_Task details:_
Among the records below, find each line bearing the word "clone" and copy it.
-------- Supplied data --------
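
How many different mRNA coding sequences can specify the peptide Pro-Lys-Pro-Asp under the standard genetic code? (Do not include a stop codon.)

64

Pro: 4 codons.
Lys: 2 codons.
Pro: 4 codons.
Asp: 2 codons.
4 × 2 × 4 × 2 = 64.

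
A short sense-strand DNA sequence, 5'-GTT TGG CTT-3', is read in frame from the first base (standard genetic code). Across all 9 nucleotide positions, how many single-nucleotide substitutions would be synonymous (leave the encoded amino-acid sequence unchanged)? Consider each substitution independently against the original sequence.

Codon 1 (GTT, Val): 3 synonymous substitutions.
Codon 2 (TGG, Trp): 0 synonymous substitutions.
Codon 3 (CTT, Leu): 3 synonymous substitutions.
Total: 3 + 0 + 3 = 6.

6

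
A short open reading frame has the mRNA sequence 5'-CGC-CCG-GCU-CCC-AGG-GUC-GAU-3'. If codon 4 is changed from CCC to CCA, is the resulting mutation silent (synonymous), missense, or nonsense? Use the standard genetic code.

silent

Position 12 falls in codon 4: CCC → Pro.
After the substitution the codon is CCA → Pro.
Both encode Pro, so the change is synonymous.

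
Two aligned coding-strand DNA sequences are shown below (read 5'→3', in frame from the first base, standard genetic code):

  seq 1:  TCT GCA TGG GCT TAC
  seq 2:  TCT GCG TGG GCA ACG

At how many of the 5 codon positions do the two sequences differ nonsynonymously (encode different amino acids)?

1

Codon 1: TCT Ser / TCT Ser — identical.
Codon 2: GCA Ala / GCG Ala — synonymous.
Codon 3: TGG Trp / TGG Trp — identical.
Codon 4: GCT Ala / GCA Ala — synonymous.
Codon 5: TAC Tyr / ACG Thr — nonsynonymous.
Nonsynonymous differences: 1.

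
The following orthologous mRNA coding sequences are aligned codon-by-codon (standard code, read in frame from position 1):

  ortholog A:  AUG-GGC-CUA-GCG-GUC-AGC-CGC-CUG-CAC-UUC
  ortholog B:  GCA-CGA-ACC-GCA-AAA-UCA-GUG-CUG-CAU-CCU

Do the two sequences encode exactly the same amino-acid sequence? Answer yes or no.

no

Codon 1: AUG Met / GCA Ala — nonsynonymous.
Codon 2: GGC Gly / CGA Arg — nonsynonymous.
Codon 3: CUA Leu / ACC Thr — nonsynonymous.
Codon 4: GCG Ala / GCA Ala — synonymous.
Codon 5: GUC Val / AAA Lys — nonsynonymous.
Codon 6: AGC Ser / UCA Ser — synonymous.
Codon 7: CGC Arg / GUG Val — nonsynonymous.
Codon 8: CUG Leu / CUG Leu — identical.
Codon 9: CAC His / CAU His — synonymous.
Codon 10: UUC Phe / CCU Pro — nonsynonymous.
Nonsynonymous differences: 6 → different protein.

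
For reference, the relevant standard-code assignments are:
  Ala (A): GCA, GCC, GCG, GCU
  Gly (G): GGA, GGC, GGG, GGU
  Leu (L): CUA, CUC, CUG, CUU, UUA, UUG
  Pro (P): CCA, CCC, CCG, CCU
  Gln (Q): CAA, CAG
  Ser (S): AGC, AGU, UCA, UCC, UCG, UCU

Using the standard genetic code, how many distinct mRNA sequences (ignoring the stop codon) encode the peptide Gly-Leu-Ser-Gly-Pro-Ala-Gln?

Gly: 4 codons.
Leu: 6 codons.
Ser: 6 codons.
Gly: 4 codons.
Pro: 4 codons.
Ala: 4 codons.
Gln: 2 codons.
4 × 6 × 6 × 4 × 4 × 4 × 2 = 18432.

18432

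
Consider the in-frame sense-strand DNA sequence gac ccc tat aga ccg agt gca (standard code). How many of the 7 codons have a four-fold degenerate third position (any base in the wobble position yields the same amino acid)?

3

Codon 1 GAC (Asp): third position 2-fold.
Codon 2 CCC (Pro): third position 4-fold.
Codon 3 TAT (Tyr): third position 2-fold.
Codon 4 AGA (Arg): third position 2-fold.
Codon 5 CCG (Pro): third position 4-fold.
Codon 6 AGT (Ser): third position 2-fold.
Codon 7 GCA (Ala): third position 4-fold.
Four-fold degenerate third positions: 3.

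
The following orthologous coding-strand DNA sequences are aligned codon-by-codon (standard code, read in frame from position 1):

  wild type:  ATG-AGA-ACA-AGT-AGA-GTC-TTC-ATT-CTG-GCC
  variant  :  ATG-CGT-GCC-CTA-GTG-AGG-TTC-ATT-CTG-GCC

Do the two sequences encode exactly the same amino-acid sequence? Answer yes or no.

no

Codon 1: ATG Met / ATG Met — identical.
Codon 2: AGA Arg / CGT Arg — synonymous.
Codon 3: ACA Thr / GCC Ala — nonsynonymous.
Codon 4: AGT Ser / CTA Leu — nonsynonymous.
Codon 5: AGA Arg / GTG Val — nonsynonymous.
Codon 6: GTC Val / AGG Arg — nonsynonymous.
Codon 7: TTC Phe / TTC Phe — identical.
Codon 8: ATT Ile / ATT Ile — identical.
Codon 9: CTG Leu / CTG Leu — identical.
Codon 10: GCC Ala / GCC Ala — identical.
Nonsynonymous differences: 4 → different protein.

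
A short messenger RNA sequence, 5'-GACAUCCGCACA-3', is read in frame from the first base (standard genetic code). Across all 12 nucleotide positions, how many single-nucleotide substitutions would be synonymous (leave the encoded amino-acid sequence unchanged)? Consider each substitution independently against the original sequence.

9

Codon 1 (GAC, Asp): 1 synonymous substitution.
Codon 2 (AUC, Ile): 2 synonymous substitutions.
Codon 3 (CGC, Arg): 3 synonymous substitutions.
Codon 4 (ACA, Thr): 3 synonymous substitutions.
Total: 1 + 2 + 3 + 3 = 9.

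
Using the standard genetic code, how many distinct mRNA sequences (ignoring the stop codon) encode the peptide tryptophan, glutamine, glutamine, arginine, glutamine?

Trp: 1 codon.
Gln: 2 codons.
Gln: 2 codons.
Arg: 6 codons.
Gln: 2 codons.
1 × 2 × 2 × 6 × 2 = 48.

48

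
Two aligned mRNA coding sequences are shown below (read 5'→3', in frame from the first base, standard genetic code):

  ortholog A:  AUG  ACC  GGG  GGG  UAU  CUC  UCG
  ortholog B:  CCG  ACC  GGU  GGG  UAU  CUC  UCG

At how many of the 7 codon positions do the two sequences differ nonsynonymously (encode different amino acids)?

1

Codon 1: AUG Met / CCG Pro — nonsynonymous.
Codon 2: ACC Thr / ACC Thr — identical.
Codon 3: GGG Gly / GGU Gly — synonymous.
Codon 4: GGG Gly / GGG Gly — identical.
Codon 5: UAU Tyr / UAU Tyr — identical.
Codon 6: CUC Leu / CUC Leu — identical.
Codon 7: UCG Ser / UCG Ser — identical.
Nonsynonymous differences: 1.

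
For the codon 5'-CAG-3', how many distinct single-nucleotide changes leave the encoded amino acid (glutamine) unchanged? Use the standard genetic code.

1

Position 1: none → 0 synonymous.
Position 2: none → 0 synonymous.
Position 3: CAA → 1 synonymous.
Total: 0 + 0 + 1 = 1.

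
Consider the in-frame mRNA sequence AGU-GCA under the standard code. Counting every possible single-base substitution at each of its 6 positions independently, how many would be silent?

4

Codon 1 (AGU, Ser): 1 synonymous substitution.
Codon 2 (GCA, Ala): 3 synonymous substitutions.
Total: 1 + 3 = 4.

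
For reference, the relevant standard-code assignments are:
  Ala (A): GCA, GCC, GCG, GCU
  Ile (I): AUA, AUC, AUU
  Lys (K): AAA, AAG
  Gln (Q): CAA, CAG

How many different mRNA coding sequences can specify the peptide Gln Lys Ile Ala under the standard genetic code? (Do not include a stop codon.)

Gln: 2 codons.
Lys: 2 codons.
Ile: 3 codons.
Ala: 4 codons.
2 × 2 × 3 × 4 = 48.

48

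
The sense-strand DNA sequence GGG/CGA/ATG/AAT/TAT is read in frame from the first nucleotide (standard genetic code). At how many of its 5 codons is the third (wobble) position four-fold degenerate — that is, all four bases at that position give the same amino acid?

2

Codon 1 GGG (Gly): third position 4-fold.
Codon 2 CGA (Arg): third position 4-fold.
Codon 3 ATG (Met): third position 1-fold.
Codon 4 AAT (Asn): third position 2-fold.
Codon 5 TAT (Tyr): third position 2-fold.
Four-fold degenerate third positions: 2.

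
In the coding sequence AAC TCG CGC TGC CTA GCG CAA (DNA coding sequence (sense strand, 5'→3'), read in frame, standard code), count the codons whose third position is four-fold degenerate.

Codon 1 AAC (Asn): third position 2-fold.
Codon 2 TCG (Ser): third position 4-fold.
Codon 3 CGC (Arg): third position 4-fold.
Codon 4 TGC (Cys): third position 2-fold.
Codon 5 CTA (Leu): third position 4-fold.
Codon 6 GCG (Ala): third position 4-fold.
Codon 7 CAA (Gln): third position 2-fold.
Four-fold degenerate third positions: 4.

4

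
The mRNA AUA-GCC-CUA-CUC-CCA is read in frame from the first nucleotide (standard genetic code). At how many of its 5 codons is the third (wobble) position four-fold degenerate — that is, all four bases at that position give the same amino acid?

4

Codon 1 AUA (Ile): third position 3-fold.
Codon 2 GCC (Ala): third position 4-fold.
Codon 3 CUA (Leu): third position 4-fold.
Codon 4 CUC (Leu): third position 4-fold.
Codon 5 CCA (Pro): third position 4-fold.
Four-fold degenerate third positions: 4.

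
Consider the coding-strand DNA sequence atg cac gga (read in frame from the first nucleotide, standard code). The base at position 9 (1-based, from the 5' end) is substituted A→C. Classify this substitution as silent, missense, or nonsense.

silent

Position 9 falls in codon 3: GGA → Gly.
After the substitution the codon is GGC → Gly.
Both encode Gly, so the change is synonymous.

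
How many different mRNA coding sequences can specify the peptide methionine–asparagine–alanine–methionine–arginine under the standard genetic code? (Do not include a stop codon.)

Met: 1 codon.
Asn: 2 codons.
Ala: 4 codons.
Met: 1 codon.
Arg: 6 codons.
1 × 2 × 4 × 1 × 6 = 48.

48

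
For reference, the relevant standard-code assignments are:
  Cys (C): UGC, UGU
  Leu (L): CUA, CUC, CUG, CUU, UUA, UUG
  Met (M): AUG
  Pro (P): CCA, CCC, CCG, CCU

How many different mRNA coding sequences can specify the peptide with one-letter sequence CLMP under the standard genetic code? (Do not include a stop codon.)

Cys: 2 codons.
Leu: 6 codons.
Met: 1 codon.
Pro: 4 codons.
2 × 6 × 1 × 4 = 48.

48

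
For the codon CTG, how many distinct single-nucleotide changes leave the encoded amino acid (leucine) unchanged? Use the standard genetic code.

4

Position 1: TTG → 1 synonymous.
Position 2: none → 0 synonymous.
Position 3: CTT, CTC, CTA → 3 synonymous.
Total: 1 + 0 + 3 = 4.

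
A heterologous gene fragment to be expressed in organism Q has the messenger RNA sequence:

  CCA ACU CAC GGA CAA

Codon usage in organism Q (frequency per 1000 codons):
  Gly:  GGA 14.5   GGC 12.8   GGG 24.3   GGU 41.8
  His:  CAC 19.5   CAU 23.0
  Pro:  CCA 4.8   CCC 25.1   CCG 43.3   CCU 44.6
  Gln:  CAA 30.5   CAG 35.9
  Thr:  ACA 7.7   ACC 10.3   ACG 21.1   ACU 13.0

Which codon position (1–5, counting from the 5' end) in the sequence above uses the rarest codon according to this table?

1

Codon 1 CCA (Pro): 4.8 per 1000.
Codon 2 ACU (Thr): 13.0 per 1000.
Codon 3 CAC (His): 19.5 per 1000.
Codon 4 GGA (Gly): 14.5 per 1000.
Codon 5 CAA (Gln): 30.5 per 1000.
Lowest frequency is 4.8 at codon 1.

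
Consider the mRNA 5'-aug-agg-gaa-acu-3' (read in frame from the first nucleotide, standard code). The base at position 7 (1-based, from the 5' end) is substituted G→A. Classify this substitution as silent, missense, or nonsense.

missense

Position 7 falls in codon 3: GAA → Glu.
After the substitution the codon is AAA → Lys.
Glu ≠ Lys, so this is a missense mutation.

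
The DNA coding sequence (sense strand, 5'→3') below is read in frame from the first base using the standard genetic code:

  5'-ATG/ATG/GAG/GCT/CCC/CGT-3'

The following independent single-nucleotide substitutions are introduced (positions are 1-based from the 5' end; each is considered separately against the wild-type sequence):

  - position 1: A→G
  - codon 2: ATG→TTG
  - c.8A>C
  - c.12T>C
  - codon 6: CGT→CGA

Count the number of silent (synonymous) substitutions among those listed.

Codon 1: ATG (Met) → GTG (Val) — missense.
Codon 2: ATG (Met) → TTG (Leu) — missense.
Codon 3: GAG (Glu) → GCG (Ala) — missense.
Codon 4: GCT (Ala) → GCC (Ala) — synonymous.
Codon 6: CGT (Arg) → CGA (Arg) — synonymous.
Synonymous: 2 of 5.

2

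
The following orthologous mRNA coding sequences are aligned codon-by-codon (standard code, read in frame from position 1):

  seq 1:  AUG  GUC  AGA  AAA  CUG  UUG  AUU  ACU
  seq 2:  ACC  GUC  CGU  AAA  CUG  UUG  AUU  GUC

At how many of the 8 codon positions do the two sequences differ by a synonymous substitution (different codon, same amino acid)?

Codon 1: AUG Met / ACC Thr — nonsynonymous.
Codon 2: GUC Val / GUC Val — identical.
Codon 3: AGA Arg / CGU Arg — synonymous.
Codon 4: AAA Lys / AAA Lys — identical.
Codon 5: CUG Leu / CUG Leu — identical.
Codon 6: UUG Leu / UUG Leu — identical.
Codon 7: AUU Ile / AUU Ile — identical.
Codon 8: ACU Thr / GUC Val — nonsynonymous.
Synonymous differences: 1.

1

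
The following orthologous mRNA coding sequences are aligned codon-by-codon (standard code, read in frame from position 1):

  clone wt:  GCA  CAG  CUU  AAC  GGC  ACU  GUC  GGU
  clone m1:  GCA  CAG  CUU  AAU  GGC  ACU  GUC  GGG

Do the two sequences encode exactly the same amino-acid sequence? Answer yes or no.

Codon 1: GCA Ala / GCA Ala — identical.
Codon 2: CAG Gln / CAG Gln — identical.
Codon 3: CUU Leu / CUU Leu — identical.
Codon 4: AAC Asn / AAU Asn — synonymous.
Codon 5: GGC Gly / GGC Gly — identical.
Codon 6: ACU Thr / ACU Thr — identical.
Codon 7: GUC Val / GUC Val — identical.
Codon 8: GGU Gly / GGG Gly — synonymous.
Nonsynonymous differences: 0 → same protein.

yes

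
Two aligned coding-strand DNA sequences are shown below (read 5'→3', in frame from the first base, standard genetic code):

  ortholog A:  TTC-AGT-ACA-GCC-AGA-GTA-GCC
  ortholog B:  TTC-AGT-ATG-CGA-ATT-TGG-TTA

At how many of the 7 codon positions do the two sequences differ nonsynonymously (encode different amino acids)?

5

Codon 1: TTC Phe / TTC Phe — identical.
Codon 2: AGT Ser / AGT Ser — identical.
Codon 3: ACA Thr / ATG Met — nonsynonymous.
Codon 4: GCC Ala / CGA Arg — nonsynonymous.
Codon 5: AGA Arg / ATT Ile — nonsynonymous.
Codon 6: GTA Val / TGG Trp — nonsynonymous.
Codon 7: GCC Ala / TTA Leu — nonsynonymous.
Nonsynonymous differences: 5.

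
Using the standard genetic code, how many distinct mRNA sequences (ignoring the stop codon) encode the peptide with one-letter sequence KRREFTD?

2304

Lys: 2 codons.
Arg: 6 codons.
Arg: 6 codons.
Glu: 2 codons.
Phe: 2 codons.
Thr: 4 codons.
Asp: 2 codons.
2 × 6 × 6 × 2 × 2 × 4 × 2 = 2304.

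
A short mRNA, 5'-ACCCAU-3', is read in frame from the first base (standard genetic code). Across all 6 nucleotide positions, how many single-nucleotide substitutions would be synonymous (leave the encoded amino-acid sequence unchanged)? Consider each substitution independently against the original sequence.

Codon 1 (ACC, Thr): 3 synonymous substitutions.
Codon 2 (CAU, His): 1 synonymous substitution.
Total: 3 + 1 = 4.

4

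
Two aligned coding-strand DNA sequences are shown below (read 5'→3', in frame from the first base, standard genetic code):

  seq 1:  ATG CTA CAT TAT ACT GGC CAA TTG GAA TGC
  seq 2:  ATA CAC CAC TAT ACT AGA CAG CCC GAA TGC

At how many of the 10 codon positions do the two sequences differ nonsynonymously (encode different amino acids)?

Codon 1: ATG Met / ATA Ile — nonsynonymous.
Codon 2: CTA Leu / CAC His — nonsynonymous.
Codon 3: CAT His / CAC His — synonymous.
Codon 4: TAT Tyr / TAT Tyr — identical.
Codon 5: ACT Thr / ACT Thr — identical.
Codon 6: GGC Gly / AGA Arg — nonsynonymous.
Codon 7: CAA Gln / CAG Gln — synonymous.
Codon 8: TTG Leu / CCC Pro — nonsynonymous.
Codon 9: GAA Glu / GAA Glu — identical.
Codon 10: TGC Cys / TGC Cys — identical.
Nonsynonymous differences: 4.

4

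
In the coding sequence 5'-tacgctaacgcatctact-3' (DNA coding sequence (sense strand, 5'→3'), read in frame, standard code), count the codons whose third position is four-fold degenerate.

4

Codon 1 TAC (Tyr): third position 2-fold.
Codon 2 GCT (Ala): third position 4-fold.
Codon 3 AAC (Asn): third position 2-fold.
Codon 4 GCA (Ala): third position 4-fold.
Codon 5 TCT (Ser): third position 4-fold.
Codon 6 ACT (Thr): third position 4-fold.
Four-fold degenerate third positions: 4.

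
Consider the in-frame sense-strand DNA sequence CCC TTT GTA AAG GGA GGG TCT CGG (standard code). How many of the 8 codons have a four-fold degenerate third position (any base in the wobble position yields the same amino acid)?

6

Codon 1 CCC (Pro): third position 4-fold.
Codon 2 TTT (Phe): third position 2-fold.
Codon 3 GTA (Val): third position 4-fold.
Codon 4 AAG (Lys): third position 2-fold.
Codon 5 GGA (Gly): third position 4-fold.
Codon 6 GGG (Gly): third position 4-fold.
Codon 7 TCT (Ser): third position 4-fold.
Codon 8 CGG (Arg): third position 4-fold.
Four-fold degenerate third positions: 6.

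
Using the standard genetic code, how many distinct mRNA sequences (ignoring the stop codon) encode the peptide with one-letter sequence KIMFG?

48

Lys: 2 codons.
Ile: 3 codons.
Met: 1 codon.
Phe: 2 codons.
Gly: 4 codons.
2 × 3 × 1 × 2 × 4 = 48.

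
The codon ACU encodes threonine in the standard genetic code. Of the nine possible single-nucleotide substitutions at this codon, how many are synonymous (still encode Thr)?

Position 1: none → 0 synonymous.
Position 2: none → 0 synonymous.
Position 3: ACC, ACA, ACG → 3 synonymous.
Total: 0 + 0 + 3 = 3.

3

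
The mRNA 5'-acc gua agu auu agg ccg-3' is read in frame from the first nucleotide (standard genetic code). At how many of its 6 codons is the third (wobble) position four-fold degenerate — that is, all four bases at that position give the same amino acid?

Codon 1 ACC (Thr): third position 4-fold.
Codon 2 GUA (Val): third position 4-fold.
Codon 3 AGU (Ser): third position 2-fold.
Codon 4 AUU (Ile): third position 3-fold.
Codon 5 AGG (Arg): third position 2-fold.
Codon 6 CCG (Pro): third position 4-fold.
Four-fold degenerate third positions: 3.

3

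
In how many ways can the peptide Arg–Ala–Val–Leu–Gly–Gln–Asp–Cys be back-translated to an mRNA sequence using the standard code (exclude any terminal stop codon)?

18432

Arg: 6 codons.
Ala: 4 codons.
Val: 4 codons.
Leu: 6 codons.
Gly: 4 codons.
Gln: 2 codons.
Asp: 2 codons.
Cys: 2 codons.
6 × 4 × 4 × 6 × 4 × 2 × 2 × 2 = 18432.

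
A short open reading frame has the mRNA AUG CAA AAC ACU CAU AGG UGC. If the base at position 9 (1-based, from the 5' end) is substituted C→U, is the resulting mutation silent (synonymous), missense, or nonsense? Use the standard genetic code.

silent

Position 9 falls in codon 3: AAC → Asn.
After the substitution the codon is AAU → Asn.
Both encode Asn, so the change is synonymous.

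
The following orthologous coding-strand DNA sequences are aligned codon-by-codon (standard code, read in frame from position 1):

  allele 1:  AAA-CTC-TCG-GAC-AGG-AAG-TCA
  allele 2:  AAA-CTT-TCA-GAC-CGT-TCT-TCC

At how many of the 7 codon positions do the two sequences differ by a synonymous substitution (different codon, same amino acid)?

Codon 1: AAA Lys / AAA Lys — identical.
Codon 2: CTC Leu / CTT Leu — synonymous.
Codon 3: TCG Ser / TCA Ser — synonymous.
Codon 4: GAC Asp / GAC Asp — identical.
Codon 5: AGG Arg / CGT Arg — synonymous.
Codon 6: AAG Lys / TCT Ser — nonsynonymous.
Codon 7: TCA Ser / TCC Ser — synonymous.
Synonymous differences: 4.

4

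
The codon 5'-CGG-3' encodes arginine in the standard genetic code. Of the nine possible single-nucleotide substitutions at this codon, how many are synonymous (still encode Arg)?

4

Position 1: AGG → 1 synonymous.
Position 2: none → 0 synonymous.
Position 3: CGT, CGC, CGA → 3 synonymous.
Total: 1 + 0 + 3 = 4.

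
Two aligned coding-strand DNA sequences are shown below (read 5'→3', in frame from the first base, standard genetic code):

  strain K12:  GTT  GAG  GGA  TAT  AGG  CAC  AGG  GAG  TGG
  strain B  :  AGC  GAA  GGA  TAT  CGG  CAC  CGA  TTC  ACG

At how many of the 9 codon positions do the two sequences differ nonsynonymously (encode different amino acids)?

Codon 1: GTT Val / AGC Ser — nonsynonymous.
Codon 2: GAG Glu / GAA Glu — synonymous.
Codon 3: GGA Gly / GGA Gly — identical.
Codon 4: TAT Tyr / TAT Tyr — identical.
Codon 5: AGG Arg / CGG Arg — synonymous.
Codon 6: CAC His / CAC His — identical.
Codon 7: AGG Arg / CGA Arg — synonymous.
Codon 8: GAG Glu / TTC Phe — nonsynonymous.
Codon 9: TGG Trp / ACG Thr — nonsynonymous.
Nonsynonymous differences: 3.

3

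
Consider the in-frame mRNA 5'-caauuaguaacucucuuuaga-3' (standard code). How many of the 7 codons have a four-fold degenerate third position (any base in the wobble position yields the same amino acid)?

3

Codon 1 CAA (Gln): third position 2-fold.
Codon 2 UUA (Leu): third position 2-fold.
Codon 3 GUA (Val): third position 4-fold.
Codon 4 ACU (Thr): third position 4-fold.
Codon 5 CUC (Leu): third position 4-fold.
Codon 6 UUU (Phe): third position 2-fold.
Codon 7 AGA (Arg): third position 2-fold.
Four-fold degenerate third positions: 3.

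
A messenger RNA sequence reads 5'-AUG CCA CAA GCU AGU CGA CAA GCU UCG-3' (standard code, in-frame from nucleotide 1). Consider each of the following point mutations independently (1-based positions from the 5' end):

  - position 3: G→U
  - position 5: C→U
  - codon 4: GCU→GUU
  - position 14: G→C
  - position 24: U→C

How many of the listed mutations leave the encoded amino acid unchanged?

1

Codon 1: AUG (Met) → AUU (Ile) — missense.
Codon 2: CCA (Pro) → CUA (Leu) — missense.
Codon 4: GCU (Ala) → GUU (Val) — missense.
Codon 5: AGU (Ser) → ACU (Thr) — missense.
Codon 8: GCU (Ala) → GCC (Ala) — synonymous.
Synonymous: 1 of 5.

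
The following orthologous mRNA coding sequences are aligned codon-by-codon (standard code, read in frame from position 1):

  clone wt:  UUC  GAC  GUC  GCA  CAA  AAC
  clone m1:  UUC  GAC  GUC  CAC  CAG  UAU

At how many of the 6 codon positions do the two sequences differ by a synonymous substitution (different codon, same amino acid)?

1

Codon 1: UUC Phe / UUC Phe — identical.
Codon 2: GAC Asp / GAC Asp — identical.
Codon 3: GUC Val / GUC Val — identical.
Codon 4: GCA Ala / CAC His — nonsynonymous.
Codon 5: CAA Gln / CAG Gln — synonymous.
Codon 6: AAC Asn / UAU Tyr — nonsynonymous.
Synonymous differences: 1.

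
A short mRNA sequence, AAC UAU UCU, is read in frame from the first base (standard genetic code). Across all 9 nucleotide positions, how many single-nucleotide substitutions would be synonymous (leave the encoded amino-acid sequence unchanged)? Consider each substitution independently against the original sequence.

5

Codon 1 (AAC, Asn): 1 synonymous substitution.
Codon 2 (UAU, Tyr): 1 synonymous substitution.
Codon 3 (UCU, Ser): 3 synonymous substitutions.
Total: 1 + 1 + 3 = 5.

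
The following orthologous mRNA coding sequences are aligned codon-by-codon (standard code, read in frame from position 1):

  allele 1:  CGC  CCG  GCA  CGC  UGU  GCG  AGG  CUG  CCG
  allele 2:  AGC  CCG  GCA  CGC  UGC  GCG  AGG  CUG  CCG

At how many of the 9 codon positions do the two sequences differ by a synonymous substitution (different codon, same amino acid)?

1

Codon 1: CGC Arg / AGC Ser — nonsynonymous.
Codon 2: CCG Pro / CCG Pro — identical.
Codon 3: GCA Ala / GCA Ala — identical.
Codon 4: CGC Arg / CGC Arg — identical.
Codon 5: UGU Cys / UGC Cys — synonymous.
Codon 6: GCG Ala / GCG Ala — identical.
Codon 7: AGG Arg / AGG Arg — identical.
Codon 8: CUG Leu / CUG Leu — identical.
Codon 9: CCG Pro / CCG Pro — identical.
Synonymous differences: 1.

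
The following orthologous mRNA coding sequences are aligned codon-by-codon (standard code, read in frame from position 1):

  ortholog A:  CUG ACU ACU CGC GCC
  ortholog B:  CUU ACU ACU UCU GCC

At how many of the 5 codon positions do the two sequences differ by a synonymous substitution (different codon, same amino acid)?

Codon 1: CUG Leu / CUU Leu — synonymous.
Codon 2: ACU Thr / ACU Thr — identical.
Codon 3: ACU Thr / ACU Thr — identical.
Codon 4: CGC Arg / UCU Ser — nonsynonymous.
Codon 5: GCC Ala / GCC Ala — identical.
Synonymous differences: 1.

1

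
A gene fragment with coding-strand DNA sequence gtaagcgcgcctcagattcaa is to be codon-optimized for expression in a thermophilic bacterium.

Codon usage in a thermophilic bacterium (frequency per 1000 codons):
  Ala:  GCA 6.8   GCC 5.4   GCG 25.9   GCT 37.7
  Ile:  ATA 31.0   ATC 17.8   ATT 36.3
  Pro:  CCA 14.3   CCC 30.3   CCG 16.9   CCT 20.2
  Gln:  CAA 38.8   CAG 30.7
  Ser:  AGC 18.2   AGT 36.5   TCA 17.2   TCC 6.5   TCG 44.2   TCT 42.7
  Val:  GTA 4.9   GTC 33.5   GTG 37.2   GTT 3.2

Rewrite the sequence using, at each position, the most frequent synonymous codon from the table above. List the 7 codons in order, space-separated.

Codon 1 (Val): best is GTG at 37.2.
Codon 2 (Ser): best is TCG at 44.2.
Codon 3 (Ala): best is GCT at 37.7.
Codon 4 (Pro): best is CCC at 30.3.
Codon 5 (Gln): best is CAA at 38.8.
Codon 6 (Ile): best is ATT at 36.3.
Codon 7 (Gln): best is CAA at 38.8.

GTG TCG GCT CCC CAA ATT CAA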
--------
_The answer:_
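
  clone wt:  GCA  CAG  CUU  AAC  GGC  ACU  GUC  GGU
  clone m1:  GCA  CAG  CUU  AAU  GGC  ACU  GUC  GGG
  clone wt:  UUC  GAC  GUC  GCA  CAA  AAC
  clone m1:  UUC  GAC  GUC  CAC  CAG  UAU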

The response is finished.